● **Input**:
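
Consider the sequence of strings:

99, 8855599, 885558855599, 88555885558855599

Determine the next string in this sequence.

8855588555885558855599

Each term is the previous one with 88555 prepended.
One more step from 88555885558855599 gives the answer.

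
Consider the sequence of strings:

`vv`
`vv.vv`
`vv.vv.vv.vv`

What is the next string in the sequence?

Each string is two copies of the previous one joined by '.'.
So the next term is two copies of vv.vv.vv.vv with '.' between the halves.

vv.vv.vv.vv.vv.vv.vv.vv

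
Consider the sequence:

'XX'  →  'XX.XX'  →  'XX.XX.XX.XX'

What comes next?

XX.XX.XX.XX.XX.XX.XX.XX

Every step duplicates the string with '.' between the halves.
One more doubling of XX.XX.XX.XX gives the answer.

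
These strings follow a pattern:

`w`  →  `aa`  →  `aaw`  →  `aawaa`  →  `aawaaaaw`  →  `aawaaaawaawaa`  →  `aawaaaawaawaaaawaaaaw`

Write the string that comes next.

Each term (from the third on) is the previous term followed by the one before it: term 3 = aa·w = aaw.
Continuing: aawaaaawaawaaaawaaaaw · aawaaaawaawaa gives term 8.

aawaaaawaawaaaawaaaawaawaaaawaawaa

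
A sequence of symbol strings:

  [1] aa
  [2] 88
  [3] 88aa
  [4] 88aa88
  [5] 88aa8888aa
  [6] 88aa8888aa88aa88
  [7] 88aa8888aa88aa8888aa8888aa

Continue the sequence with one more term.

Each term (from the third on) is the previous term followed by the one before it: term 3 = 88·aa = 88aa.
Continuing: 88aa8888aa88aa8888aa8888aa · 88aa8888aa88aa88 gives term 8.

88aa8888aa88aa8888aa8888aa88aa8888aa88aa88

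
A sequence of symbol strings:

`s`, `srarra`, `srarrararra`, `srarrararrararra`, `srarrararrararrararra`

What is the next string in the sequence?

Every step adds rarra to the end: s(k+1) = s(k)·rarra.
One more step from srarrararrararrararra gives the answer.

srarrararrararrararrararra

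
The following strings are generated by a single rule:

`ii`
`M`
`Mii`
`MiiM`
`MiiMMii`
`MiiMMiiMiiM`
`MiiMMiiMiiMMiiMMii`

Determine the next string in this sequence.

This is a Fibonacci-style word recurrence s(k) = s(k−1)·s(k−2): e.g. M·ii = Mii.
The next term joins MiiMMiiMiiMMiiMMii and MiiMMiiMiiM.

MiiMMiiMiiMMiiMMiiMiiMMiiMiiM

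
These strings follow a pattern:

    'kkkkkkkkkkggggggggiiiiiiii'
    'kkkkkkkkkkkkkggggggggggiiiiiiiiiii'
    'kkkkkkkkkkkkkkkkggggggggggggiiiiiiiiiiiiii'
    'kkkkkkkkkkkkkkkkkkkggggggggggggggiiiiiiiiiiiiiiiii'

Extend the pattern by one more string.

The n-th term is 3n+1 k's then 2n+2 g's then 3n-1 i's, where the shown terms are n = 3, 4, 5, 6.
For the next term, n = 7, so the run lengths are 22, 16, 20.

kkkkkkkkkkkkkkkkkkkkkkggggggggggggggggiiiiiiiiiiiiiiiiiiii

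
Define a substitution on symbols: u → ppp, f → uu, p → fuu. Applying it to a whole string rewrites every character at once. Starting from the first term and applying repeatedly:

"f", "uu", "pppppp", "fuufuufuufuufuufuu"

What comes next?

Rewriting the 18 symbols of fuufuufuufuufuufuu one by one yields uu ppp ppp uu ppp ppp uu ppp ppp uu ppp ppp uu ppp ppp uu ppp ppp; concatenated:

uuppppppuuppppppuuppppppuuppppppuuppppppuupppppp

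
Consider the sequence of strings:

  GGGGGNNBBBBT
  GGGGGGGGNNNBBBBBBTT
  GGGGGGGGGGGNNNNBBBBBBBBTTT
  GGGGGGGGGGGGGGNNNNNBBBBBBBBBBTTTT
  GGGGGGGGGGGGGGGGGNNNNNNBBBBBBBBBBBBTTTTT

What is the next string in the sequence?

GGGGGGGGGGGGGGGGGGGGNNNNNNNBBBBBBBBBBBBBBTTTTTT

Reading off run lengths: G runs 5, 8, 11, 14, 17; N runs 2, 3, 4, 5, 6; B runs 4, 6, 8, 10, 12; T runs 1, 2, 3, 4, 5 — each is linear in n, where the shown terms are n = 2, 3, 4, 5, 6.
For the next term, n = 7, so the run lengths are 20, 7, 14, 6.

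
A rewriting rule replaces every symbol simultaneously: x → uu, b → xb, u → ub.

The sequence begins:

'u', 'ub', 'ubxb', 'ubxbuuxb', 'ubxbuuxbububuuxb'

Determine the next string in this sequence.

Applying the rule to each of the 16 symbols of ubxbuuxbububuuxb gives the pieces ub xb uu xb ub ub uu xb ub xb ub xb ub ub uu xb, which concatenate to the answer.

ubxbuuxbububuuxbubxbubxbububuuxb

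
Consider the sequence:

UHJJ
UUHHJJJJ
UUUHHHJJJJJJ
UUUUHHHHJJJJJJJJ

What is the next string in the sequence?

Term n consists of n U's, followed by n H's, followed by 2n J's (n = 1, 2, …).
For the next term, n = 5, so the run lengths are 5, 5, 10.

UUUUUHHHHHJJJJJJJJJJ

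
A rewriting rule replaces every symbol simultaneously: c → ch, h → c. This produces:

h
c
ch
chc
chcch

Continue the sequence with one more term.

chcchchc

Rewriting each symbol of chcch: c→ch, h→c, c→ch, c→ch, h→c, which concatenates to ch c ch ch c.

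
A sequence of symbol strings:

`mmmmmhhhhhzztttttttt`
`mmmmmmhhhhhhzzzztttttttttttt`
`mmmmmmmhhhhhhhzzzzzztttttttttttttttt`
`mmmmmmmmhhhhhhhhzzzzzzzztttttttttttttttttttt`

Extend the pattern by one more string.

mmmmmmmmmhhhhhhhhhzzzzzzzzzztttttttttttttttttttttttt

Each string has the form m^{n+3} h^{n+3} z^{2n-2} t^{4n}, where the shown terms are n = 2, 3, 4, 5.
At n = 6 the blocks have lengths 9, 9, 10, 24.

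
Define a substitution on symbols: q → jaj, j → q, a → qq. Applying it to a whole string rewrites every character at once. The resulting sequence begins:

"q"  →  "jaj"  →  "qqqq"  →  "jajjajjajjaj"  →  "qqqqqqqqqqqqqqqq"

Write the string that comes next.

Rewriting the 16 symbols of qqqqqqqqqqqqqqqq one by one yields jaj jaj jaj jaj jaj jaj jaj jaj jaj jaj jaj jaj jaj jaj jaj jaj; concatenated:

jajjajjajjajjajjajjajjajjajjajjajjajjajjajjajjaj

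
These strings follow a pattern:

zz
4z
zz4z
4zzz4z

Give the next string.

zz4z4zzz4z

From term 3 onward, concatenate the second-to-last term with the last: zz·4z = zz4z, 4z·zz4z = 4zzz4z, …
The next term joins zz4z and 4zzz4z.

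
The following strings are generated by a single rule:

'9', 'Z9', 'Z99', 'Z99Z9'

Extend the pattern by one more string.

Z99Z9Z99

From term 3 onward, concatenate the last term with the second-to-last: Z9·9 = Z99, Z99·Z9 = Z99Z9, …
The next term joins Z99Z9 and Z99.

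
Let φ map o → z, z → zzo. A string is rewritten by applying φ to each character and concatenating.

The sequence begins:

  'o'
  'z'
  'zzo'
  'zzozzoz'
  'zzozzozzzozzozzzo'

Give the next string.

Rewriting the 17 symbols of zzozzozzzozzozzzo one by one yields zzo zzo z zzo zzo z zzo zzo zzo z zzo zzo z zzo zzo zzo z; concatenated:

zzozzozzzozzozzzozzozzozzzozzozzzozzozzoz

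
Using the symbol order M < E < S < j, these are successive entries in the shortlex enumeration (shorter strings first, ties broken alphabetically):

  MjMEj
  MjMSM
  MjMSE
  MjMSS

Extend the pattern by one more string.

MjMSj

Treat MjMSS as a base-4 numeral over the given alphabet and add one, carrying through any trailing j's.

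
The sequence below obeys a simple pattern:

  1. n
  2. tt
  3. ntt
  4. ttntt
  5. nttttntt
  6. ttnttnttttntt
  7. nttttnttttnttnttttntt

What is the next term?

ttnttnttttnttnttttnttttnttnttttntt

From term 3 onward, concatenate the second-to-last term with the last: n·tt = ntt, tt·ntt = ttntt, …
Continuing: ttnttnttttntt · nttttnttttnttnttttntt gives term 8.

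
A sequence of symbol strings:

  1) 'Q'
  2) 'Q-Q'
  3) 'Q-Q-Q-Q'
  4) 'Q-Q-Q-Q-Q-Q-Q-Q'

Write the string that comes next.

Q-Q-Q-Q-Q-Q-Q-Q-Q-Q-Q-Q-Q-Q-Q-Q

Every step duplicates the string with '-' between the halves.
So the next term is two copies of Q-Q-Q-Q-Q-Q-Q-Q with '-' between the halves.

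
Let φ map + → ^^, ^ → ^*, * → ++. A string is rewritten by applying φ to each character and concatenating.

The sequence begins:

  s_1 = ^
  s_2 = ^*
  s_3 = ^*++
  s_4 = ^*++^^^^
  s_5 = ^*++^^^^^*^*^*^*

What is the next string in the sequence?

Rewriting the 16 symbols of ^*++^^^^^*^*^*^* one by one yields ^* ++ ^^ ^^ ^* ^* ^* ^* ^* ++ ^* ++ ^* ++ ^* ++; concatenated:

^*++^^^^^*^*^*^*^*++^*++^*++^*++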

● **About this exercise**: Return every line above that contains the word "first".

● **Written solution**:
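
Define a substitution on symbols: u → ppp, f → uu, p → fuu. Applying it to a whole string rewrites every character at once. Starting from the first term and applying repeatedly:
Using the symbol order M < E < S < j, these are successive entries in the shortlex enumeration (shorter strings first, ties broken alphabetically):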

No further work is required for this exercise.